▶ _TASK_: Please copy every line from the records below that contains the string "infill".

▶ _PROVIDED RECORDS_:
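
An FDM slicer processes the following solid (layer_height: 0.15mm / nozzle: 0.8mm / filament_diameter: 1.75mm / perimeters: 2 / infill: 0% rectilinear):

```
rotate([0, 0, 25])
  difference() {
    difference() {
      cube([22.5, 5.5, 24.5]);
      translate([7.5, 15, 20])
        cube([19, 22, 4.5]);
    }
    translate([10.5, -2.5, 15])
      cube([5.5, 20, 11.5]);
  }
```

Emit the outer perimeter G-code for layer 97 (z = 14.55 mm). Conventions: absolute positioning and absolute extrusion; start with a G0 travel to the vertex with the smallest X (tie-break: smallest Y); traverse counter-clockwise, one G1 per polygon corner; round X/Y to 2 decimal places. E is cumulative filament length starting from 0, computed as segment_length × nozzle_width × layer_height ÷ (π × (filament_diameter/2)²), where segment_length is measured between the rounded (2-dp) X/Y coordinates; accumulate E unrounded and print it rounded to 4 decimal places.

G0 X-2.32 Y4.98 Z14.55
G1 X0.00 Y0.00 E0.2741
G1 X20.39 Y9.51 E1.3966
G1 X18.07 Y14.49 E1.6706
G1 X-2.32 Y4.98 E2.7931

At z = 14.55 mm: the 22.5×5.5 cube contributes its full rectangle; the cube at (7.5, 15) is not intersected at this z (z outside [20, 24.5]); Subtracting the remaining from the first: none of the subtracted shapes is present at this height, so the 22.5×5.5 cube is unchanged — 1 connected region; the cube at (10.5, -2.5) does not reach this height (z outside [15, 26.5]); After the difference (first − rest): none of the subtracted shapes is present at this height, so that combined region is unchanged — 1 connected region; (rotated 25° about Z; rotation is an isometry so areas/perimeters/island counts are preserved). The outline is a single polygon with 4 vertices. Extrusion per mm of travel: 0.8 × 0.15 / (π × 0.875²) = 0.049890. Accumulating E over each segment gives final E = 2.7931.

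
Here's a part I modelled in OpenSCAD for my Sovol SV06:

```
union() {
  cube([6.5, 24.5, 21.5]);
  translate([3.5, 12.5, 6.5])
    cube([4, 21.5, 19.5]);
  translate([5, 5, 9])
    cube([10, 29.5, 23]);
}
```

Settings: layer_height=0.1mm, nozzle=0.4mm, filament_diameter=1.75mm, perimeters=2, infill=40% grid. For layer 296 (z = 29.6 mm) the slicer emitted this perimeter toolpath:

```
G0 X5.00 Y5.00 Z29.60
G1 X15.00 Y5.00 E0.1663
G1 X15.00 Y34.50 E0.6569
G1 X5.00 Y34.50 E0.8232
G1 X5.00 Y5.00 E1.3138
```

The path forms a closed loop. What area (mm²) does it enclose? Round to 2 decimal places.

Apply the shoelace formula to the sequence of (X, Y) vertices; enclosed area = 295.00 mm².

295.00 mm²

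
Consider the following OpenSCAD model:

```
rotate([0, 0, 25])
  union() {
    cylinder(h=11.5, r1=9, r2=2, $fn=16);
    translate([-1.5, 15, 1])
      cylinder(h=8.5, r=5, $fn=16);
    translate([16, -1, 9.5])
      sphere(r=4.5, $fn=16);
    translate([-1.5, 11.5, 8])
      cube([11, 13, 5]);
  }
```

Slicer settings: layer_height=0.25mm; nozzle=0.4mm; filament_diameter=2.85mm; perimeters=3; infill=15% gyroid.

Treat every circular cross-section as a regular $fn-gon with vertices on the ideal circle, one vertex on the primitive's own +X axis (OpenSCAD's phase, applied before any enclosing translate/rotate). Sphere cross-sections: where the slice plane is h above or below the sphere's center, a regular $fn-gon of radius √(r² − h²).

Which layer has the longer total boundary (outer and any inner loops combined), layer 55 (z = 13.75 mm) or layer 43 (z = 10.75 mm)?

layer 43 (z = 10.75 mm)

Layer 55 (z = 13.75): the cone does not reach this height (z outside [0, 11.5]); the cylinder at (-1.5, 15) does not reach this height (z outside [1, 9.5]); the r=4.5 sphere at (16, -1) slices to a regular 16-gon of circumradius 1.479 (√(r²−h²) with h=4.25 from center) (perimeter = 2·16·1.479·sin(180°/16) = 9.23 mm); the cube at (-1.5, 11.5) does not reach this height (z outside [8, 13]); Combining (union): only the r=4.5 sphere at (16, -1) is present, so the union is just that shape — boundary = 9.23 mm; (whole slice rotated 25° about Z — lengths, areas and connectivity unchanged). So its perimeter = 9.23 mm. Layer 43 (z = 10.75): the cone (r1=9→r2=2) has section circumradius 2.457 here — a regular 16-gon (perimeter = 2·16·2.457·sin(180°/16) = 15.34 mm); the cylinder at (-1.5, 15) does not reach this height (z outside [1, 9.5]); the sphere at (16, -1): section is a regular 16-gon, circumradius = √(r²−h²) = √(4.5²−1.25²) = 4.323 (perimeter = 2·16·4.323·sin(180°/16) = 26.99 mm); the 11×13 cube at (-1.5, 11.5) contributes its full rectangle (perimeter 48.00 mm); Combining (union): the 3 present regions are separate (no shared area or edge), so areas and boundary lengths simply add and each stays a separate island — boundary = 90.32 mm; (whole slice rotated 25° about Z — lengths, areas and connectivity unchanged). So its perimeter = 90.32 mm. Layer 43 is larger (90.32 vs 9.23 mm).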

▶ _ANSWER TO THIS PROBLEM_:
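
An FDM slicer processes the following solid (layer_height: 0.15mm / nozzle: 0.8mm / filament_diameter: 1.75mm / perimeters: 2 / infill: 0% rectilinear):
Settings: layer_height=0.1mm, nozzle=0.4mm, filament_diameter=1.75mm, perimeters=2, infill=40% grid. For layer 296 (z = 29.6 mm) the slicer emitted this perimeter toolpath:
Slicer settings: layer_height=0.25mm; nozzle=0.4mm; filament_diameter=2.85mm; perimeters=3; infill=15% gyroid.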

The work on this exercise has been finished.